Source records:
-*-*-

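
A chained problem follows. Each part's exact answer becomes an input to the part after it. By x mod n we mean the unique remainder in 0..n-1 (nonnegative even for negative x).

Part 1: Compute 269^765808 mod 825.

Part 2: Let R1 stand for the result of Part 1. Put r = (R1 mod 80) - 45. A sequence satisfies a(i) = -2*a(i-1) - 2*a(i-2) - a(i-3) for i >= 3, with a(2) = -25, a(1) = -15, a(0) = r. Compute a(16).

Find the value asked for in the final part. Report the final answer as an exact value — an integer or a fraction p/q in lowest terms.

Part 1: squarings mod 825: 269^1=269, 269^2=586, 269^4=196, 269^8=466, 269^16=181, 269^32=586, 269^64=196, 269^128=466, 269^256=181, 269^512=586, 269^1024=196, 269^2048=466, 269^4096=181, 269^8192=586, 269^16384=196, 269^32768=466, 269^65536=181, 269^131072=586, 269^262144=196, 269^524288=466; 269^765808 = 269^16 * 269^32 * 269^64 * 269^256 * 269^512 * 269^1024 * 269^2048 * 269^8192 * 269^32768 * 269^65536 * 269^131072 * 269^524288 = 466 (mod 825); answer 466
Part 2: R1 = 466; r = 21; a(3) = -2*(-25) - 2*(-15) - 1*(21) = 59; iterating: a(3)=59, a(4)=-53, a(5)=13, a(6)=21, a(7)=-15, a(8)=-25, a(9)=59, a(10)=-53, a(11)=13, a(12)=21, a(13)=-15, a(14)=-25, a(15)=59, a(16)=-53; answer -53

-53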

-*-*-

## [Task objective]
Output the records in full, keeping them exactly as they are.

## [Output for this exercise]
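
A chained problem follows. Each part's exact answer becomes an input to the part after it. By x mod n we mean the unique remainder in 0..n-1 (nonnegative even for negative x).

Part 1: Compute 269^765808 mod 825.

Part 2: Let R1 stand for the result of Part 1. Put r = (R1 mod 80) - 45. A sequence satisfies a(i) = -2*a(i-1) - 2*a(i-2) - a(i-3) for i >= 3, with a(2) = -25, a(1) = -15, a(0) = r. Compute a(16).

Find the value asked for in the final part. Report the final answer as an exact value — an integer or a fraction p/q in lowest terms.

Part 1: squarings mod 825: 269^1=269, 269^2=586, 269^4=196, 269^8=466, 269^16=181, 269^32=586, 269^64=196, 269^128=466, 269^256=181, 269^512=586, 269^1024=196, 269^2048=466, 269^4096=181, 269^8192=586, 269^16384=196, 269^32768=466, 269^65536=181, 269^131072=586, 269^262144=196, 269^524288=466; 269^765808 = 269^16 * 269^32 * 269^64 * 269^256 * 269^512 * 269^1024 * 269^2048 * 269^8192 * 269^32768 * 269^65536 * 269^131072 * 269^524288 = 466 (mod 825); answer 466
Part 2: R1 = 466; r = 21; a(3) = -2*(-25) - 2*(-15) - 1*(21) = 59; iterating: a(3)=59, a(4)=-53, a(5)=13, a(6)=21, a(7)=-15, a(8)=-25, a(9)=59, a(10)=-53, a(11)=13, a(12)=21, a(13)=-15, a(14)=-25, a(15)=59, a(16)=-53; answer -53

-53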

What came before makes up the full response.